Dataset records below:

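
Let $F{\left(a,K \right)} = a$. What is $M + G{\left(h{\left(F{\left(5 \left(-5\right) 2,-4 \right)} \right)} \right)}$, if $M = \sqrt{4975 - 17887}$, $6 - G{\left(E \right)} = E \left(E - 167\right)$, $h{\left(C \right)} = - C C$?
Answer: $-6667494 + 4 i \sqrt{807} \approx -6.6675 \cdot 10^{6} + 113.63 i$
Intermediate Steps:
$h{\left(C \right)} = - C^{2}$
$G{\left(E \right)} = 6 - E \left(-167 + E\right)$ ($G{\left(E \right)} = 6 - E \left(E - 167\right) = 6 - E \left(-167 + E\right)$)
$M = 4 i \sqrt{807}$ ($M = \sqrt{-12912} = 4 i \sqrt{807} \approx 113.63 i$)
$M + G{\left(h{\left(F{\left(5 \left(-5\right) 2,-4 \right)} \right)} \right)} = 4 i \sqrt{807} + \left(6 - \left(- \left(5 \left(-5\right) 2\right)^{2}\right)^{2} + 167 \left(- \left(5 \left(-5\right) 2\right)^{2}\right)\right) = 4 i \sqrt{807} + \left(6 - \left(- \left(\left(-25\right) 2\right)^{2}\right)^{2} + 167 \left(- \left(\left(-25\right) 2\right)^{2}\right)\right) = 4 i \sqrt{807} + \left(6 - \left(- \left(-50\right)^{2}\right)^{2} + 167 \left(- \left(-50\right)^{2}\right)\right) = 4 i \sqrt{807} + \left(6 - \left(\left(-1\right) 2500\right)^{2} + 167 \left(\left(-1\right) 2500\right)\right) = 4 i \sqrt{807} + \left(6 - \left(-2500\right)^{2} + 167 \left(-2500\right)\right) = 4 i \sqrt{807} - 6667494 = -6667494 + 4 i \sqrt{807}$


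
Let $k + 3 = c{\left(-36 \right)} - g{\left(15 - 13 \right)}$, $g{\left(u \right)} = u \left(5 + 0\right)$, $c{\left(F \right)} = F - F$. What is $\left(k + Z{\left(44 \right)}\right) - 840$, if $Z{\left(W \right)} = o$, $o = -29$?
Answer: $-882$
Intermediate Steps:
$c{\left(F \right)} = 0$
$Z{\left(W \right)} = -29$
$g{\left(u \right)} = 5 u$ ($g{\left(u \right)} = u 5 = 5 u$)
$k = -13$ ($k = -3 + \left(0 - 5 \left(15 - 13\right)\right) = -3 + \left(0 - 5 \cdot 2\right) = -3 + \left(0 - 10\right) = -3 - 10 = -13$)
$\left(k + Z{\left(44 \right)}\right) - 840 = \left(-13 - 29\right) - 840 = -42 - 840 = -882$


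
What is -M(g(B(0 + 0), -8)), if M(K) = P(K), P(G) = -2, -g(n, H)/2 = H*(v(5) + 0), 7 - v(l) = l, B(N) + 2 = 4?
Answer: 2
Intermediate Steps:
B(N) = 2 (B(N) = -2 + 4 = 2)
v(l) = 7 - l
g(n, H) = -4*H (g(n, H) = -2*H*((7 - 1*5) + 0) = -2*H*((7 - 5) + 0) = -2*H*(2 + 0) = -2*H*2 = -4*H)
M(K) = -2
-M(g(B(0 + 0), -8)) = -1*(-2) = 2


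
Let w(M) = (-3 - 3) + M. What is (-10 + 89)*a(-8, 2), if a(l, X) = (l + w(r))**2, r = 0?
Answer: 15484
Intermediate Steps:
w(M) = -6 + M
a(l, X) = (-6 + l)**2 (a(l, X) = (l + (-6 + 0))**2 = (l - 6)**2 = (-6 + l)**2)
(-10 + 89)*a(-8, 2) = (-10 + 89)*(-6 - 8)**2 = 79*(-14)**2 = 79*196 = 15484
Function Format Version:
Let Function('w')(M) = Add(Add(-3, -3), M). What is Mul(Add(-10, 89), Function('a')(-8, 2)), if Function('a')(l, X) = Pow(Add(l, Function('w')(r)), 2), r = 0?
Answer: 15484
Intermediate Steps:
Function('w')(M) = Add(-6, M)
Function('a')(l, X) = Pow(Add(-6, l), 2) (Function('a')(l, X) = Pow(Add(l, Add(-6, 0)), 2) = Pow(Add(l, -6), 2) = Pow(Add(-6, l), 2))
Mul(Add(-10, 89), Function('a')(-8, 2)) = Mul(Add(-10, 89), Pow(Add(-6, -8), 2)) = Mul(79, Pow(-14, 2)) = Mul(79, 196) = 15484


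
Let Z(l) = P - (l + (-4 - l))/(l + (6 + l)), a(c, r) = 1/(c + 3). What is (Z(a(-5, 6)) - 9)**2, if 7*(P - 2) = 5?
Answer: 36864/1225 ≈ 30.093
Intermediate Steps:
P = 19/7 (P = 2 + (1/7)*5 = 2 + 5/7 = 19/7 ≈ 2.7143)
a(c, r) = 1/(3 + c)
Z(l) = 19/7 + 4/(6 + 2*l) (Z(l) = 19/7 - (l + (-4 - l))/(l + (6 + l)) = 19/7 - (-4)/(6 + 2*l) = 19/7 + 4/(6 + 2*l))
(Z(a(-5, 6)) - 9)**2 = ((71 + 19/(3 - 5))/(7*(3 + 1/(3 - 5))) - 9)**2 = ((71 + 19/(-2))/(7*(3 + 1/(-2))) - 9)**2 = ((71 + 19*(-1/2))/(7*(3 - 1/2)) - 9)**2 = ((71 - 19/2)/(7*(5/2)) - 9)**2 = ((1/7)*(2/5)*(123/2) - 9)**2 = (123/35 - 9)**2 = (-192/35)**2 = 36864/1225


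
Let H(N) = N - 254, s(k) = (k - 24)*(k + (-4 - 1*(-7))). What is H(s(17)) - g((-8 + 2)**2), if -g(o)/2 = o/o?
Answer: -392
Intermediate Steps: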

End of Dataset records.

• Aim of the task
If a line falls between the first line of the records and the line containing "Answer: $-6667494 +", inclusive, repeat it exactly; leave out all others.

• Written solution
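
Let $F{\left(a,K \right)} = a$. What is $M + G{\left(h{\left(F{\left(5 \left(-5\right) 2,-4 \right)} \right)} \right)}$, if $M = \sqrt{4975 - 17887}$, $6 - G{\left(E \right)} = E \left(E - 167\right)$, $h{\left(C \right)} = - C C$?
Answer: $-6667494 + 4 i \sqrt{807} \approx -6.6675 \cdot 10^{6} + 113.63 i$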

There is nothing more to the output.